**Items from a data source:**
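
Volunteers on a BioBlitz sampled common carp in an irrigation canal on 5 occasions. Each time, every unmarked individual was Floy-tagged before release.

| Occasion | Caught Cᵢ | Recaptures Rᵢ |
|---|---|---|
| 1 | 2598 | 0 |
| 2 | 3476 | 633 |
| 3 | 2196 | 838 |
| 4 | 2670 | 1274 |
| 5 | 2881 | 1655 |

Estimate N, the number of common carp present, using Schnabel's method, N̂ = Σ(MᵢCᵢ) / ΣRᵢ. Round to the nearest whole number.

Marked at large before each occasion: Mᵢ = Σⱼ<ᵢ (Cⱼ − Rⱼ) → M1=0, M2=2598, M3=5441, M4=6799, M5=8195
Σ MᵢCᵢ = 0·2598 + 2598·3476 + 5441·2196 + 6799·2670 + 8195·2881 = 0 + 9030648 + 11948436 + 18153330 + 23609795 = 62742209
Σ Rᵢ = 0 + 633 + 838 + 1274 + 1655 = 4400
N̂ = 62742209 / 4400 ≈ 14259.6 → 14260

N ≈ 14,260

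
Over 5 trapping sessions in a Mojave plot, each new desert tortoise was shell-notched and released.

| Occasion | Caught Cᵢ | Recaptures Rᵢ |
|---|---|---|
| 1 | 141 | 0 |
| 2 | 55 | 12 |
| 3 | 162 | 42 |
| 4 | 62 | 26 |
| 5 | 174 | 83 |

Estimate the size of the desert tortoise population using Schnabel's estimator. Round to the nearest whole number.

N ≈ 709

Marked at large before each occasion: Mᵢ = Σⱼ<ᵢ (Cⱼ − Rⱼ) → M1=0, M2=141, M3=184, M4=304, M5=340
Σ MᵢCᵢ = 0·141 + 141·55 + 184·162 + 304·62 + 340·174 = 0 + 7755 + 29808 + 18848 + 59160 = 115571
Σ Rᵢ = 0 + 12 + 42 + 26 + 83 = 163
N̂ = 115571 / 163 ≈ 709.0 → 709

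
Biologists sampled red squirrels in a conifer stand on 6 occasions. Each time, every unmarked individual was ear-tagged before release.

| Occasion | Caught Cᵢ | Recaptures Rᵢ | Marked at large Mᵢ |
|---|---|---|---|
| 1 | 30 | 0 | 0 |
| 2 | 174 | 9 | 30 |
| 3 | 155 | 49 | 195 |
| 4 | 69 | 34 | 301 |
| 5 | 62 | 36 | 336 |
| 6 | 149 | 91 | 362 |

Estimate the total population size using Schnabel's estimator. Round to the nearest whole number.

Σ MᵢCᵢ = 0·30 + 30·174 + 195·155 + 301·69 + 336·62 + 362·149 = 0 + 5220 + 30225 + 20769 + 20832 + 53938 = 130984
Σ Rᵢ = 0 + 9 + 49 + 34 + 36 + 91 = 219
N̂ = 130984 / 219 ≈ 598.1 → 598

N ≈ 598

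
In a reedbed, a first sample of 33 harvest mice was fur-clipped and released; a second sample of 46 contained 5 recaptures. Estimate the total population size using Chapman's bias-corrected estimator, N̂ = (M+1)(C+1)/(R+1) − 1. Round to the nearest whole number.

N̂ = (33+1)(46+1)/(5+1) − 1 = 34·47/6 − 1
= 1598/6 − 1 ≈ 266.3 − 1 ≈ 265.3 → 265

N ≈ 265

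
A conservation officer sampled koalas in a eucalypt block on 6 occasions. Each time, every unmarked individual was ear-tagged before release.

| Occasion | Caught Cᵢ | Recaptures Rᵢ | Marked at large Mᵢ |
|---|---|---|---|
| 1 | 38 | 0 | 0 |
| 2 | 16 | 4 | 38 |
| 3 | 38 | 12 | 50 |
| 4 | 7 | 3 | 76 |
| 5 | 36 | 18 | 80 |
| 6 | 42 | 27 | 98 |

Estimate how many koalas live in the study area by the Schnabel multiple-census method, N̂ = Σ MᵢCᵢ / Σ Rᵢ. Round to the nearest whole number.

N ≈ 157

Σ MᵢCᵢ = 0·38 + 38·16 + 50·38 + 76·7 + 80·36 + 98·42 = 0 + 608 + 1900 + 532 + 2880 + 4116 = 10036
Σ Rᵢ = 0 + 4 + 12 + 3 + 18 + 27 = 64
N̂ = 10036 / 64 ≈ 156.8 → 157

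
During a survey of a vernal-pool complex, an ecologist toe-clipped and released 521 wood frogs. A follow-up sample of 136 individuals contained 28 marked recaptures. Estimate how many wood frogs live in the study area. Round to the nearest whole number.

Lincoln-Petersen assumes M/N = R/C, so N = M·C / R.
N = (521 × 136) / 28 = 70856 / 28 ≈ 2530.6 → 2531

N ≈ 2531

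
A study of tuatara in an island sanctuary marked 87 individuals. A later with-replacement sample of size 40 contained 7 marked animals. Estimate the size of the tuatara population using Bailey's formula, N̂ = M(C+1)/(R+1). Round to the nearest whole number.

N̂ = 87·(40+1)/(7+1) = 87·41/8 = 3567/8 ≈ 445.9 → 446

N ≈ 446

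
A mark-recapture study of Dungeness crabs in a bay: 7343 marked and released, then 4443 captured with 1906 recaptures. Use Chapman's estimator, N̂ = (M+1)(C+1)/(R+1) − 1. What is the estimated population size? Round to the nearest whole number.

N̂ = (7343+1)(4443+1)/(1906+1) − 1 = 7344·4444/1907 − 1
= 32636736/1907 − 1 ≈ 17114.2 − 1 ≈ 17113.2 → 17113

N ≈ 17,113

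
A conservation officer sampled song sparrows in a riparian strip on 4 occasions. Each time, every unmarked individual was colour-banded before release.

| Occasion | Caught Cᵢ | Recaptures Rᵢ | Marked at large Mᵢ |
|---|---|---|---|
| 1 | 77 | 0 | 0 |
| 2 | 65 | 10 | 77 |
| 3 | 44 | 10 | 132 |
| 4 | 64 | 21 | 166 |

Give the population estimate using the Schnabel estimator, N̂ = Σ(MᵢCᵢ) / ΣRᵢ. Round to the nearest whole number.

Σ MᵢCᵢ = 0·77 + 77·65 + 132·44 + 166·64 = 0 + 5005 + 5808 + 10624 = 21437
Σ Rᵢ = 0 + 10 + 10 + 21 = 41
N̂ = 21437 / 41 ≈ 522.9 → 523

N ≈ 523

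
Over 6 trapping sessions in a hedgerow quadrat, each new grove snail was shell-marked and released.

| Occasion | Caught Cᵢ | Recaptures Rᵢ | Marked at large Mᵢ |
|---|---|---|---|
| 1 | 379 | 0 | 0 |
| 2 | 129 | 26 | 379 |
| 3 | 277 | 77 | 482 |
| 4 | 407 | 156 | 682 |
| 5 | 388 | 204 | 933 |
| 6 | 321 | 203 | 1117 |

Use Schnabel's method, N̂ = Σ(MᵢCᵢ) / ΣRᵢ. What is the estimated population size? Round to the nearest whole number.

N ≈ 1773

Σ MᵢCᵢ = 0·379 + 379·129 + 482·277 + 682·407 + 933·388 + 1117·321 = 0 + 48891 + 133514 + 277574 + 362004 + 358557 = 1180540
Σ Rᵢ = 0 + 26 + 77 + 156 + 204 + 203 = 666
N̂ = 1180540 / 666 ≈ 1772.6 → 1773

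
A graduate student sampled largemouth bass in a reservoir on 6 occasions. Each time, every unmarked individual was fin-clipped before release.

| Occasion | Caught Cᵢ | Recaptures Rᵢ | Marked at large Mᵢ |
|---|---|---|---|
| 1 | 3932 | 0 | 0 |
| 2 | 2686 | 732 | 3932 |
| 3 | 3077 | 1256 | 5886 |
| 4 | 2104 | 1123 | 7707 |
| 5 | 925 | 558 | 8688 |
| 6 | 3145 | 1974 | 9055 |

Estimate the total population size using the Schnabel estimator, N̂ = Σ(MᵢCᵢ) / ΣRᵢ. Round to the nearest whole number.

N ≈ 14,425

Σ MᵢCᵢ = 0·3932 + 3932·2686 + 5886·3077 + 7707·2104 + 8688·925 + 9055·3145 = 0 + 10561352 + 18111222 + 16215528 + 8036400 + 28477975 = 81402477
Σ Rᵢ = 0 + 732 + 1256 + 1123 + 558 + 1974 = 5643
N̂ = 81402477 / 5643 ≈ 14425.4 → 14425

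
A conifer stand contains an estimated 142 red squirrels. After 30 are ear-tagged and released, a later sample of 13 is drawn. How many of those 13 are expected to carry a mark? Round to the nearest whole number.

expected recaptures ≈ 3

The marked fraction of the population is 30/142, so in a sample of 13 expect C·(M/N) marked.
E[R] = 30 × 13 / 142 = 390 / 142 ≈ 2.7 → 3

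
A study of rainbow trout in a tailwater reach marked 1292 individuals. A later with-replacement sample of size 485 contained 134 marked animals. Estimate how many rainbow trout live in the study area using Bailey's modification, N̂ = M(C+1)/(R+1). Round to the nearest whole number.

N̂ = 1292·(485+1)/(134+1) = 1292·486/135 = 627912/135 ≈ 4651.2 → 4651

N ≈ 4651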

**EXERCISE BRIEF:** Set down again, word for word, the stretch of records from the line with "2881 | 1655 |" to the line with "5 | 174 | 83 |", both of those lines included.

**ANSWER AREA:**
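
| 5 | 2881 | 1655 |

Estimate N, the number of common carp present, using Schnabel's method, N̂ = Σ(MᵢCᵢ) / ΣRᵢ. Round to the nearest whole number.

Marked at large before each occasion: Mᵢ = Σⱼ<ᵢ (Cⱼ − Rⱼ) → M1=0, M2=2598, M3=5441, M4=6799, M5=8195
Σ MᵢCᵢ = 0·2598 + 2598·3476 + 5441·2196 + 6799·2670 + 8195·2881 = 0 + 9030648 + 11948436 + 18153330 + 23609795 = 62742209
Σ Rᵢ = 0 + 633 + 838 + 1274 + 1655 = 4400
N̂ = 62742209 / 4400 ≈ 14259.6 → 14260

N ≈ 14,260

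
Over 5 trapping sessions in a Mojave plot, each new desert tortoise was shell-notched and released.

| Occasion | Caught Cᵢ | Recaptures Rᵢ |
|---|---|---|
| 1 | 141 | 0 |
| 2 | 55 | 12 |
| 3 | 162 | 42 |
| 4 | 62 | 26 |
| 5 | 174 | 83 |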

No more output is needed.